All lines from the entries below that contain the string "with" should be copied out.
★ ★ ★ ★ ★ ★ ★
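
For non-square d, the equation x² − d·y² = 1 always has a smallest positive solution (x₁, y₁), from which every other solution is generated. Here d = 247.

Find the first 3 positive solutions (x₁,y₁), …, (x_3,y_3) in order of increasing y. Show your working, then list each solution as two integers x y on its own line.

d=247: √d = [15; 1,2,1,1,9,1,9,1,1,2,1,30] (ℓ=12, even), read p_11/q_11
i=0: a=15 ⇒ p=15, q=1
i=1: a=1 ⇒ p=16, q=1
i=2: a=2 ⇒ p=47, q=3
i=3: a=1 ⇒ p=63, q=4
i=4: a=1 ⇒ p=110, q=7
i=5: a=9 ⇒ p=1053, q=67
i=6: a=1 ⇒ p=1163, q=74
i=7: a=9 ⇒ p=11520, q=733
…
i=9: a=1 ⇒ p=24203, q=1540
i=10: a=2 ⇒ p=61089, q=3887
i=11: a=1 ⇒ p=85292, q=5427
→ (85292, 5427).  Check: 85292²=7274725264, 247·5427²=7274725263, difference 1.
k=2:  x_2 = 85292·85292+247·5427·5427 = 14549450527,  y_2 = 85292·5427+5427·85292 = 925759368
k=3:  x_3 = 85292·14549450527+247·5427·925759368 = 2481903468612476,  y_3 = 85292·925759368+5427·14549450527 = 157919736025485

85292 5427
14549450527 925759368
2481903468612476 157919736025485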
★ ★ ★ ★ ★ ★ ★
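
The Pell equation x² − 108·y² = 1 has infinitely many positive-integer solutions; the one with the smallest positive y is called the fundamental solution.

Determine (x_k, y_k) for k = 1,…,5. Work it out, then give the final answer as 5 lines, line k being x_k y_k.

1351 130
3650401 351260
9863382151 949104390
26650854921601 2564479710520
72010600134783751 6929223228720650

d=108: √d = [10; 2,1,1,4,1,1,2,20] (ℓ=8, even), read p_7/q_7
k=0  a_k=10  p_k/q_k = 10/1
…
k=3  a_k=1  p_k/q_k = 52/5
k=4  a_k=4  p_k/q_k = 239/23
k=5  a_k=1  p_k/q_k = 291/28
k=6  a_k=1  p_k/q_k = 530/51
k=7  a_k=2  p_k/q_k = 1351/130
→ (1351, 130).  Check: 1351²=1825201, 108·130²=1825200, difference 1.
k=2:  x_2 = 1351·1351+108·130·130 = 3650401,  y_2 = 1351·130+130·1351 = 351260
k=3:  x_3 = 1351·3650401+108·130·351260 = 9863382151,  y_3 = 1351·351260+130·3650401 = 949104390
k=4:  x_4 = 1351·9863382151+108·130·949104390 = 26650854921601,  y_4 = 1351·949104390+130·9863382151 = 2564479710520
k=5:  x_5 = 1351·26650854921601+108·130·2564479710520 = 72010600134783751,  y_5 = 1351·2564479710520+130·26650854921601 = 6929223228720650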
★ ★ ★ ★ ★ ★ ★
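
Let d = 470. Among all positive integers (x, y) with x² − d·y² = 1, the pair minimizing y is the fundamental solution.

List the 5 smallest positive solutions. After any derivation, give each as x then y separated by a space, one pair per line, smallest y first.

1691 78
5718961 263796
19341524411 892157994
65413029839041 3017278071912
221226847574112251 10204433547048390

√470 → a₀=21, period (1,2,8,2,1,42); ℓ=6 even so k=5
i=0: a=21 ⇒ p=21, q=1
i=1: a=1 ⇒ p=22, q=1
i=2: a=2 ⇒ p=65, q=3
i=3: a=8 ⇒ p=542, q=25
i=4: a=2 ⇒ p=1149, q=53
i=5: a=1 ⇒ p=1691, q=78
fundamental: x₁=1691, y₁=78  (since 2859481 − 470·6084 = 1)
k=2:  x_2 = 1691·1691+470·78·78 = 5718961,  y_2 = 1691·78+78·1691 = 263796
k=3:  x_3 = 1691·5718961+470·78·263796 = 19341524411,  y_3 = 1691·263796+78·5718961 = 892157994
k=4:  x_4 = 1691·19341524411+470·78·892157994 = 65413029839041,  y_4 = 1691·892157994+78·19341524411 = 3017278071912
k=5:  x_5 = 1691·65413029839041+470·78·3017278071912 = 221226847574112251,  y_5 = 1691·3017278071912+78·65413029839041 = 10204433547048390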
★ ★ ★ ★ ★ ★ ★
_SOLUTION BELOW_
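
The Pell equation x² − 108·y² = 1 has infinitely many positive-integer solutions; the one with the smallest positive y is called the fundamental solution.
Let d = 470. Among all positive integers (x, y) with x² − d·y² = 1, the pair minimizing y is the fundamental solution.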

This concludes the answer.